Saved entries
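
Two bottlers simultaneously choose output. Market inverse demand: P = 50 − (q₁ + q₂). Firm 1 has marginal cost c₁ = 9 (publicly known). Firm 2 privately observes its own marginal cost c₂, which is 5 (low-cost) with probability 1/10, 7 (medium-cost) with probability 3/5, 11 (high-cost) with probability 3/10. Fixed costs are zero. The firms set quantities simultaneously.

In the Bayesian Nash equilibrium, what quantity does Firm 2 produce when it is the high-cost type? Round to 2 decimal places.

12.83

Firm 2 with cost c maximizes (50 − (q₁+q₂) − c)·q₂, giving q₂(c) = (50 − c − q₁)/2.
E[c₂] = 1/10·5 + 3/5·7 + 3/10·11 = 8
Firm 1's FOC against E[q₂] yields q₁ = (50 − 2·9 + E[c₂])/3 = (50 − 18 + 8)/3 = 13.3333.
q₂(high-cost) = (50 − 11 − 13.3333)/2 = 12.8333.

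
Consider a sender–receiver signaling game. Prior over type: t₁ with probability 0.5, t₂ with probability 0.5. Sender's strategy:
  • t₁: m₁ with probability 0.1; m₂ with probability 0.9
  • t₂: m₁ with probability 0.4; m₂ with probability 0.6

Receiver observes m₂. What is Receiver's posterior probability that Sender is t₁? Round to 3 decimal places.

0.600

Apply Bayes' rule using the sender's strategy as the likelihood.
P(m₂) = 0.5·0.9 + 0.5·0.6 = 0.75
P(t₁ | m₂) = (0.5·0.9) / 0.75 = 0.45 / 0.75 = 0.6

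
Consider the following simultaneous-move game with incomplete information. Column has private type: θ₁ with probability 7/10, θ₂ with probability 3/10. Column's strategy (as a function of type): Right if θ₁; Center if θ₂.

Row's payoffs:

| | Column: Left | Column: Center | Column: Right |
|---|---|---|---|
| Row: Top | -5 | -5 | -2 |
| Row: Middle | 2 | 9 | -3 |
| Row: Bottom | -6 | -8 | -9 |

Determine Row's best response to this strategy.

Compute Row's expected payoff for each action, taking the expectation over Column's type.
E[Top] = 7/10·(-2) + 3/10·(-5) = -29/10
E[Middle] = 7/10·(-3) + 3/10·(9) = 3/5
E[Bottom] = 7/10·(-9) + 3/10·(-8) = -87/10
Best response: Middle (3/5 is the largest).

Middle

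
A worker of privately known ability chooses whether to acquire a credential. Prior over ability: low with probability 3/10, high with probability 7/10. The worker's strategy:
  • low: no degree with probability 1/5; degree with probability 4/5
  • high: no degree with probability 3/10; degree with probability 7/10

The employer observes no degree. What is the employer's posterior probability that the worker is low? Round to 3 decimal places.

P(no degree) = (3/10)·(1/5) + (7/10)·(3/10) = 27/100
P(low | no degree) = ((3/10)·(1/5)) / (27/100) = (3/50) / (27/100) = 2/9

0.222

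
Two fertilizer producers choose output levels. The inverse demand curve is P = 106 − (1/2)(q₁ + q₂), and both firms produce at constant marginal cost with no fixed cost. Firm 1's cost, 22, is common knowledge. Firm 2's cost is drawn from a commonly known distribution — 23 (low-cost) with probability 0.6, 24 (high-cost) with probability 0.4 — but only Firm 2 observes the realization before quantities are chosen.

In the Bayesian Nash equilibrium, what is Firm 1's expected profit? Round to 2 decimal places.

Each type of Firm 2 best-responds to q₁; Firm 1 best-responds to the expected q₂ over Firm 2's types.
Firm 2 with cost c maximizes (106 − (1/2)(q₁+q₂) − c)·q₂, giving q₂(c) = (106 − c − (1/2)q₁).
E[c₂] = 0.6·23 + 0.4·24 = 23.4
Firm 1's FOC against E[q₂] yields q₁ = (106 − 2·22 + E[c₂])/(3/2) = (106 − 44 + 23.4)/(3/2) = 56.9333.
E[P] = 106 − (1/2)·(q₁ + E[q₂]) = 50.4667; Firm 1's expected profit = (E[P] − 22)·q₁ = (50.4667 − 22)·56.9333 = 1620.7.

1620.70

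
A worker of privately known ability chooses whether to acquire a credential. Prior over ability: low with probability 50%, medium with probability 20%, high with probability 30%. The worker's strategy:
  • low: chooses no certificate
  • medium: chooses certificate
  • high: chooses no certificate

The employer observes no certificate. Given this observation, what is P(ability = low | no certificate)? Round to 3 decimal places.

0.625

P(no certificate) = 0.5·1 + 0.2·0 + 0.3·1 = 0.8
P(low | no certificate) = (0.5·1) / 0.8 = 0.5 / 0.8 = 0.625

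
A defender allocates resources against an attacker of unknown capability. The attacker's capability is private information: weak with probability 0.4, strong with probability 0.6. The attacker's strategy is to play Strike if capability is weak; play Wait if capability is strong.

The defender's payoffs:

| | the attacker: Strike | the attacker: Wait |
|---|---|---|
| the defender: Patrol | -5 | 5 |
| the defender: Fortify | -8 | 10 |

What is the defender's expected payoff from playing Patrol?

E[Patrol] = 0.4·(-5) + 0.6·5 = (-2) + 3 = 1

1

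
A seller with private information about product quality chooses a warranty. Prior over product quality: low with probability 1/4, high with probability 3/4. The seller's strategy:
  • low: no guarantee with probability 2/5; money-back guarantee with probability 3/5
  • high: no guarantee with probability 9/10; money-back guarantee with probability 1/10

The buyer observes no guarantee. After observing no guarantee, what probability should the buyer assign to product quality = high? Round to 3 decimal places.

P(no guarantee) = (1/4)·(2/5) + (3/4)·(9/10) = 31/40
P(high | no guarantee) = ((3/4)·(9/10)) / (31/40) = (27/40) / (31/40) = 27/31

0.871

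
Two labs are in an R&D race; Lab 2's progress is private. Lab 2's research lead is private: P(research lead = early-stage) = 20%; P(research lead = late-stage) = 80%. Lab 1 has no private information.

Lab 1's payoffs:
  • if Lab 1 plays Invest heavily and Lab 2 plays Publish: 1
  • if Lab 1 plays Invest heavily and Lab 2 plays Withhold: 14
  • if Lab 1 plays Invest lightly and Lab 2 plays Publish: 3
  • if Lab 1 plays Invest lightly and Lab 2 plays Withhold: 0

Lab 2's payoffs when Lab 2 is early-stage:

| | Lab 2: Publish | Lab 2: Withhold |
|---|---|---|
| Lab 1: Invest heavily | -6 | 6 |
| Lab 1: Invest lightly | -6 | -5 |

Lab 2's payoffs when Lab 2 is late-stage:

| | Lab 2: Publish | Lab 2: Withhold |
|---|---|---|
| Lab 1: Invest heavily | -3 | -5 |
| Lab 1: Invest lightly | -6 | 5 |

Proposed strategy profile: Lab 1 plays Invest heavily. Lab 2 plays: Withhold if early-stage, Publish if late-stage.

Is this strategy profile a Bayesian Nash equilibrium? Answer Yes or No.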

How to complete this task: From the entries above, print the lines beginning at the one with "Column: Right |" and stopping after the one with "Two fertilizer producers", exactly as written and with nothing else.

Response:
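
| | Column: Left | Column: Center | Column: Right |
|---|---|---|---|
| Row: Top | -5 | -5 | -2 |
| Row: Middle | 2 | 9 | -3 |
| Row: Bottom | -6 | -8 | -9 |

Determine Row's best response to this strategy.

Compute Row's expected payoff for each action, taking the expectation over Column's type.
E[Top] = 7/10·(-2) + 3/10·(-5) = -29/10
E[Middle] = 7/10·(-3) + 3/10·(9) = 3/5
E[Bottom] = 7/10·(-9) + 3/10·(-8) = -87/10
Best response: Middle (3/5 is the largest).

Middle

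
A worker of privately known ability chooses whether to acquire a credential. Prior over ability: low with probability 3/10, high with probability 7/10. The worker's strategy:
  • low: no degree with probability 1/5; degree with probability 4/5
  • high: no degree with probability 3/10; degree with probability 7/10

The employer observes no degree. What is the employer's posterior probability that the worker is low? Round to 3 decimal places.

P(no degree) = (3/10)·(1/5) + (7/10)·(3/10) = 27/100
P(low | no degree) = ((3/10)·(1/5)) / (27/100) = (3/50) / (27/100) = 2/9

0.222

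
Two fertilizer producers choose output levels. The inverse demand curve is P = 106 − (1/2)(q₁ + q₂), and both firms produce at constant marginal cost with no fixed cost. Firm 1's cost, 22, is common knowledge. Firm 2's cost is drawn from a commonly known distribution — 23 (low-cost) with probability 0.6, 24 (high-cost) with probability 0.4 — but only Firm 2 observes the realization before quantities are chosen.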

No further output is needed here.